◆ **Directions for this task**: When you reproduce the listing below, keep every entry exactly as written.
—————
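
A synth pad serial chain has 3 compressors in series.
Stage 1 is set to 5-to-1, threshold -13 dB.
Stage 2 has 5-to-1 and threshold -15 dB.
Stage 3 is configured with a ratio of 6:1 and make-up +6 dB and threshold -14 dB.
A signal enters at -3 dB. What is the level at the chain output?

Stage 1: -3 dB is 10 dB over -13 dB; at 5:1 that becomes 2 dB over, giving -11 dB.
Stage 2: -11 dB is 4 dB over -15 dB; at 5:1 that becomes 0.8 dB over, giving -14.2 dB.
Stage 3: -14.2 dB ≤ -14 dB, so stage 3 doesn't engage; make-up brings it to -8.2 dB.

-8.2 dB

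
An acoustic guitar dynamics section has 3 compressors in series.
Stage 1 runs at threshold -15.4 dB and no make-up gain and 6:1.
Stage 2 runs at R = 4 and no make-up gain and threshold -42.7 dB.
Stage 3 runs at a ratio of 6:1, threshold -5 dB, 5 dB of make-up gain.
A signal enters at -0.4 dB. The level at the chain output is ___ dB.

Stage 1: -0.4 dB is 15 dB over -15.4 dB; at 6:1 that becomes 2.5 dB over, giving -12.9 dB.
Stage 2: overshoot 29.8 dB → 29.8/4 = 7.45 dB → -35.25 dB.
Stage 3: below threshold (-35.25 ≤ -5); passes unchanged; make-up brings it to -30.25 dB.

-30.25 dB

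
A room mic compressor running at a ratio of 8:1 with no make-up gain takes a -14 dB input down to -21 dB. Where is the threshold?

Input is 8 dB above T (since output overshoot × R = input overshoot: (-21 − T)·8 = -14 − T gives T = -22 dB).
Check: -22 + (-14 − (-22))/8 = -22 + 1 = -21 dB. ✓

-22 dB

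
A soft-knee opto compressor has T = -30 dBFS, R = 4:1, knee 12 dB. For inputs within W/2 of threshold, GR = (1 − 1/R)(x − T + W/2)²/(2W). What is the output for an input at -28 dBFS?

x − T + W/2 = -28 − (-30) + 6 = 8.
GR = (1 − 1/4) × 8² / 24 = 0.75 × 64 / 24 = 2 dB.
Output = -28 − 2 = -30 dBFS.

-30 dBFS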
—————
◆ **Exercise response**:
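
A synth pad serial chain has 3 compressors in series.
Stage 1 is set to 5-to-1, threshold -13 dB.
Stage 2 has 5-to-1 and threshold -15 dB.
Stage 3 is configured with a ratio of 6:1 and make-up +6 dB and threshold -14 dB.
A signal enters at -3 dB. What is the level at the chain output?

Stage 1: -3 dB is 10 dB over -13 dB; at 5:1 that becomes 2 dB over, giving -11 dB.
Stage 2: -11 dB is 4 dB over -15 dB; at 5:1 that becomes 0.8 dB over, giving -14.2 dB.
Stage 3: -14.2 dB ≤ -14 dB, so stage 3 doesn't engage; make-up brings it to -8.2 dB.

-8.2 dB

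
An acoustic guitar dynamics section has 3 compressors in series.
Stage 1 runs at threshold -15.4 dB and no make-up gain and 6:1.
Stage 2 runs at R = 4 and no make-up gain and threshold -42.7 dB.
Stage 3 runs at a ratio of 6:1, threshold -5 dB, 5 dB of make-up gain.
A signal enters at -0.4 dB. The level at the chain output is ___ dB.

Stage 1: -0.4 dB is 15 dB over -15.4 dB; at 6:1 that becomes 2.5 dB over, giving -12.9 dB.
Stage 2: overshoot 29.8 dB → 29.8/4 = 7.45 dB → -35.25 dB.
Stage 3: below threshold (-35.25 ≤ -5); passes unchanged; make-up brings it to -30.25 dB.

-30.25 dB

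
A room mic compressor running at a ratio of 8:1 with no make-up gain takes a -14 dB input down to -21 dB. Where is the threshold?

Input is 8 dB above T (since output overshoot × R = input overshoot: (-21 − T)·8 = -14 − T gives T = -22 dB).
Check: -22 + (-14 − (-22))/8 = -22 + 1 = -21 dB. ✓

-22 dB

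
A soft-knee opto compressor has T = -30 dBFS, R = 4:1, knee 12 dB. For inputs within W/2 of threshold, GR = (1 − 1/R)(x − T + W/2)²/(2W). What is the output for an input at -28 dBFS?

x − T + W/2 = -28 − (-30) + 6 = 8.
GR = (1 − 1/4) × 8² / 24 = 0.75 × 64 / 24 = 2 dB.
Output = -28 − 2 = -30 dBFS.

-30 dBFS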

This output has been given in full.